◆ Exercise inputs:

+ + + + + + +

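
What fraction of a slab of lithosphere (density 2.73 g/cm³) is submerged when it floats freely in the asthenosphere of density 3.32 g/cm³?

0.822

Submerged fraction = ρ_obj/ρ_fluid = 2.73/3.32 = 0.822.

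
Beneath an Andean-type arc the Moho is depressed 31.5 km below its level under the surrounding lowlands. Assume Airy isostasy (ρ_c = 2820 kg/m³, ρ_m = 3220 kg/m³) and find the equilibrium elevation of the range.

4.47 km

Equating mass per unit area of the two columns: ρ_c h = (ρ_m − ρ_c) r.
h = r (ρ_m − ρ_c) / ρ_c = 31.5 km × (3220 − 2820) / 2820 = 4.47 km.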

+ + + + + + +

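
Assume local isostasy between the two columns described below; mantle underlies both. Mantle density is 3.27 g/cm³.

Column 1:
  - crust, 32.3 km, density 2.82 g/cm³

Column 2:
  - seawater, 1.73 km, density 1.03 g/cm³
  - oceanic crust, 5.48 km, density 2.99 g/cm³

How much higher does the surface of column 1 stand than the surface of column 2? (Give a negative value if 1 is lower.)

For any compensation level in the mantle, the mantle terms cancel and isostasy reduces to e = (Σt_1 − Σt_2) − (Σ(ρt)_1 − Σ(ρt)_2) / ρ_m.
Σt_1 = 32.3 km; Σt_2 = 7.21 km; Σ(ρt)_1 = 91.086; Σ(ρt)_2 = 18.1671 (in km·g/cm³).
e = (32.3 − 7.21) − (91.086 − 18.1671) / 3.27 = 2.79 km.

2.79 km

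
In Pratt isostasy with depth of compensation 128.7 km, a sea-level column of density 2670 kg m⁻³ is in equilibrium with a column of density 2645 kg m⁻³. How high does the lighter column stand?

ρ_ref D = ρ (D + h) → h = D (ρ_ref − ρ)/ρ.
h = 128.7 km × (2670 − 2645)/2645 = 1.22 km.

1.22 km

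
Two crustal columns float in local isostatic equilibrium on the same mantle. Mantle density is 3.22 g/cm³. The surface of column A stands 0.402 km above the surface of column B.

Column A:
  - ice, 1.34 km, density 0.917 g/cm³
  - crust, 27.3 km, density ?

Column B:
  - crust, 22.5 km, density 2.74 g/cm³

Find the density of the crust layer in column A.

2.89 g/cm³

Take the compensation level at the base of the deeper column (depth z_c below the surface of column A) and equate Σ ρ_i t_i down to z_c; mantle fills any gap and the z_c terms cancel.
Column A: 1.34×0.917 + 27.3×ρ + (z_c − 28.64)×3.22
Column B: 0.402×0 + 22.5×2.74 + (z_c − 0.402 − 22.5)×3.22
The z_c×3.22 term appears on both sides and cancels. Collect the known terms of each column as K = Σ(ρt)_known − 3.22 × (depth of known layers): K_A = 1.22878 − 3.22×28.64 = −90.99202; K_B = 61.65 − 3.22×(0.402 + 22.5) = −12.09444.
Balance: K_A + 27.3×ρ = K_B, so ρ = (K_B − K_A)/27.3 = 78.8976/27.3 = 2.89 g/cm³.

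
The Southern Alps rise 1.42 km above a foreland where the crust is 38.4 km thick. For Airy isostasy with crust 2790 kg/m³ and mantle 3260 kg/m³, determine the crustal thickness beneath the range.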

+ + + + + + +

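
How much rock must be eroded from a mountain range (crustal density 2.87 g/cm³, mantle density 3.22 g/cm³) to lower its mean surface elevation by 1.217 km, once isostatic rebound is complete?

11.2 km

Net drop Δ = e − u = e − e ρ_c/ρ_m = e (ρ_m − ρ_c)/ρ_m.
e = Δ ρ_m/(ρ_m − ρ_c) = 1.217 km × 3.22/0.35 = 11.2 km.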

+ + + + + + +

◆ What is expected: In the entries above, find the line with "Assume local isostasy" and the line with "- crust, 22.5 km, density 2.74 g/cm³", then restate word for word both of them and every line between, with nothing more.

◆ Response area:
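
Assume local isostasy between the two columns described below; mantle underlies both. Mantle density is 3.27 g/cm³.

Column 1:
  - crust, 32.3 km, density 2.82 g/cm³

Column 2:
  - seawater, 1.73 km, density 1.03 g/cm³
  - oceanic crust, 5.48 km, density 2.99 g/cm³

How much higher does the surface of column 1 stand than the surface of column 2? (Give a negative value if 1 is lower.)

For any compensation level in the mantle, the mantle terms cancel and isostasy reduces to e = (Σt_1 − Σt_2) − (Σ(ρt)_1 − Σ(ρt)_2) / ρ_m.
Σt_1 = 32.3 km; Σt_2 = 7.21 km; Σ(ρt)_1 = 91.086; Σ(ρt)_2 = 18.1671 (in km·g/cm³).
e = (32.3 − 7.21) − (91.086 − 18.1671) / 3.27 = 2.79 km.

2.79 km

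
In Pratt isostasy with depth of compensation 128.7 km, a sea-level column of density 2670 kg m⁻³ is in equilibrium with a column of density 2645 kg m⁻³. How high does the lighter column stand?

ρ_ref D = ρ (D + h) → h = D (ρ_ref − ρ)/ρ.
h = 128.7 km × (2670 − 2645)/2645 = 1.22 km.

1.22 km

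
Two crustal columns float in local isostatic equilibrium on the same mantle. Mantle density is 3.22 g/cm³. The surface of column A stands 0.402 km above the surface of column B.

Column A:
  - ice, 1.34 km, density 0.917 g/cm³
  - crust, 27.3 km, density ?

Column B:
  - crust, 22.5 km, density 2.74 g/cm³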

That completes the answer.